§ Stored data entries
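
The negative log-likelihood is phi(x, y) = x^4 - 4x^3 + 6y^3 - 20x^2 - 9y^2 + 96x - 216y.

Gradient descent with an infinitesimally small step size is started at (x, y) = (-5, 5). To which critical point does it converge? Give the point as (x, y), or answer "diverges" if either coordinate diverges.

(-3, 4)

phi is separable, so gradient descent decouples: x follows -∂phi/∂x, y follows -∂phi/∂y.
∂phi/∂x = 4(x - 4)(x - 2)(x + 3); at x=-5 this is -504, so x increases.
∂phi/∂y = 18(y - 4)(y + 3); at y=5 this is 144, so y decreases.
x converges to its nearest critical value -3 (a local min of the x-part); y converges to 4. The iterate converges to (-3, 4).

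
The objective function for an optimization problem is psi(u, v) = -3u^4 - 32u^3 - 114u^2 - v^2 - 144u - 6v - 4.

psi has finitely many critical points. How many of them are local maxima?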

---

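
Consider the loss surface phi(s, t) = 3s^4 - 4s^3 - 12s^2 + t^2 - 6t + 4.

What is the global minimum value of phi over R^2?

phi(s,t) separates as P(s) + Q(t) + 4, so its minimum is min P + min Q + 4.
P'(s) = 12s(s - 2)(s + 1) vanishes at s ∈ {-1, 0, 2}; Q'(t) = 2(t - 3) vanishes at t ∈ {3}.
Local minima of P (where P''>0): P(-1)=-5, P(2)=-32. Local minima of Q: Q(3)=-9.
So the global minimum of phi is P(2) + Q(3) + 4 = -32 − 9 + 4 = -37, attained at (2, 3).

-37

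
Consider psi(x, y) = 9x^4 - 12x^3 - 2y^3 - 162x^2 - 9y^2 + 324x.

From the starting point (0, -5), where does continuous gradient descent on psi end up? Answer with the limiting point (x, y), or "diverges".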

§ Aim of the exercise
Only the lines above that include the word "Consider" belong in the answer; copy each one.

§ Reply
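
Consider the loss surface phi(s, t) = 3s^4 - 4s^3 - 12s^2 + t^2 - 6t + 4.
Consider psi(x, y) = 9x^4 - 12x^3 - 2y^3 - 162x^2 - 9y^2 + 324x.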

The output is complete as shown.